### Listed entries

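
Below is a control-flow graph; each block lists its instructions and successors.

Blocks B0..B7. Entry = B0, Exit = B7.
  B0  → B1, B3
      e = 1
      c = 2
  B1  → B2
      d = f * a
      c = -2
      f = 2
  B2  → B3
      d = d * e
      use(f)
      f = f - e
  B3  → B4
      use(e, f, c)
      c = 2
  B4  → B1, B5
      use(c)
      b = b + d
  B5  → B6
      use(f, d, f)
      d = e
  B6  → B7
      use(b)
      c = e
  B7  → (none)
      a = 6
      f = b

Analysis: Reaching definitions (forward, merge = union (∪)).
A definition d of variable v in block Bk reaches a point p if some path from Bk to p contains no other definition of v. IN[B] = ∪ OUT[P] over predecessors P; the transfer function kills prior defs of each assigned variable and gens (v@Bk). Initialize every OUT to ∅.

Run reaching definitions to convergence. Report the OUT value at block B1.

Fixpoint table:
  B0: | IN={} | OUT={c@B0, e@B0}
  B1: | IN={b@B4, c@B0, c@B3, d@B2, e@B0, f@B2} | OUT={b@B4, c@B1, d@B1, e@B0, f@B1}
  B2: | IN={b@B4, c@B1, d@B1, e@B0, f@B1} | OUT={b@B4, c@B1, d@B2, e@B0, f@B2}
  B3: | IN={b@B4, c@B0, c@B1, d@B2, e@B0, f@B2} | OUT={b@B4, c@B3, d@B2, e@B0, f@B2}
  B4: | IN={b@B4, c@B3, d@B2, e@B0, f@B2} | OUT={b@B4, c@B3, d@B2, e@B0, f@B2}
  B5: | IN={b@B4, c@B3, d@B2, e@B0, f@B2} | OUT={b@B4, c@B3, d@B5, e@B0, f@B2}
  B6: | IN={b@B4, c@B3, d@B5, e@B0, f@B2} | OUT={b@B4, c@B6, d@B5, e@B0, f@B2}
  B7: | IN={b@B4, c@B6, d@B5, e@B0, f@B2} | OUT={a@B7, b@B4, c@B6, d@B5, e@B0, f@B7}

Merge at B1: IN[B1] = OUT[B0] ⊔ OUT[B4] = {b@B4, c@B0, c@B3, d@B2, e@B0, f@B2}
Applying B1's transfer function to that IN value gives OUT[B1] (row B1 above).

Answer: {b@B4, c@B1, d@B1, e@B0, f@B1}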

######

- What is being asked -
Each record must be transcribed word for word.

- The completed task -
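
Below is a control-flow graph; each block lists its instructions and successors.

Blocks B0..B7. Entry = B0, Exit = B7.
  B0  → B1, B3
      e = 1
      c = 2
  B1  → B2
      d = f * a
      c = -2
      f = 2
  B2  → B3
      d = d * e
      use(f)
      f = f - e
  B3  → B4
      use(e, f, c)
      c = 2
  B4  → B1, B5
      use(c)
      b = b + d
  B5  → B6
      use(f, d, f)
      d = e
  B6  → B7
      use(b)
      c = e
  B7  → (none)
      a = 6
      f = b

Analysis: Reaching definitions (forward, merge = union (∪)).
A definition d of variable v in block Bk reaches a point p if some path from Bk to p contains no other definition of v. IN[B] = ∪ OUT[P] over predecessors P; the transfer function kills prior defs of each assigned variable and gens (v@Bk). Initialize every OUT to ∅.

Run reaching definitions to convergence. Report the OUT value at block B1.

Fixpoint table:
  B0: | IN={} | OUT={c@B0, e@B0}
  B1: | IN={b@B4, c@B0, c@B3, d@B2, e@B0, f@B2} | OUT={b@B4, c@B1, d@B1, e@B0, f@B1}
  B2: | IN={b@B4, c@B1, d@B1, e@B0, f@B1} | OUT={b@B4, c@B1, d@B2, e@B0, f@B2}
  B3: | IN={b@B4, c@B0, c@B1, d@B2, e@B0, f@B2} | OUT={b@B4, c@B3, d@B2, e@B0, f@B2}
  B4: | IN={b@B4, c@B3, d@B2, e@B0, f@B2} | OUT={b@B4, c@B3, d@B2, e@B0, f@B2}
  B5: | IN={b@B4, c@B3, d@B2, e@B0, f@B2} | OUT={b@B4, c@B3, d@B5, e@B0, f@B2}
  B6: | IN={b@B4, c@B3, d@B5, e@B0, f@B2} | OUT={b@B4, c@B6, d@B5, e@B0, f@B2}
  B7: | IN={b@B4, c@B6, d@B5, e@B0, f@B2} | OUT={a@B7, b@B4, c@B6, d@B5, e@B0, f@B7}

Merge at B1: IN[B1] = OUT[B0] ⊔ OUT[B4] = {b@B4, c@B0, c@B3, d@B2, e@B0, f@B2}
Applying B1's transfer function to that IN value gives OUT[B1] (row B1 above).

Answer: {b@B4, c@B1, d@B1, e@B0, f@B1}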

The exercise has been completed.